● About this task
Would you please give all the lines below again, exactly as they stand?

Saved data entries

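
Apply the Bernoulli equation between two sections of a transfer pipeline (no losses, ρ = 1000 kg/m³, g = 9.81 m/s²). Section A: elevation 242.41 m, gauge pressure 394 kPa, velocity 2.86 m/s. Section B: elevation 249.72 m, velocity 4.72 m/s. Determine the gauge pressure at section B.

Pressure head at A: ψ₁ = P₁/(ρg) = 394×1000 / (1000 × 9.81) = 40.16 m.
Velocity heads: v₁²/2g = 2.86²/19.62 = 0.417 m; v₂²/2g = 4.72²/19.62 = 1.135 m.
Total head H = z₁ + ψ₁ + v₁²/2g = 242.41 + 40.16 + 0.417 = 282.99 m.
ψ₂ = H − z₂ − v₂²/2g = 282.99 − 249.72 − 1.135 = 32.14 m.
P₂ = ρgψ₂ = 1000 × 9.81 × 32.14 ≈ 315 kPa.

P₂ ≈ 315 kPa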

● Solution for this problem
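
Apply the Bernoulli equation between two sections of a transfer pipeline (no losses, ρ = 1000 kg/m³, g = 9.81 m/s²). Section A: elevation 242.41 m, gauge pressure 394 kPa, velocity 2.86 m/s. Section B: elevation 249.72 m, velocity 4.72 m/s. Determine the gauge pressure at section B.

Pressure head at A: ψ₁ = P₁/(ρg) = 394×1000 / (1000 × 9.81) = 40.16 m.
Velocity heads: v₁²/2g = 2.86²/19.62 = 0.417 m; v₂²/2g = 4.72²/19.62 = 1.135 m.
Total head H = z₁ + ψ₁ + v₁²/2g = 242.41 + 40.16 + 0.417 = 282.99 m.
ψ₂ = H − z₂ − v₂²/2g = 282.99 − 249.72 − 1.135 = 32.14 m.
P₂ = ρgψ₂ = 1000 × 9.81 × 32.14 ≈ 315 kPa.

P₂ ≈ 315 kPa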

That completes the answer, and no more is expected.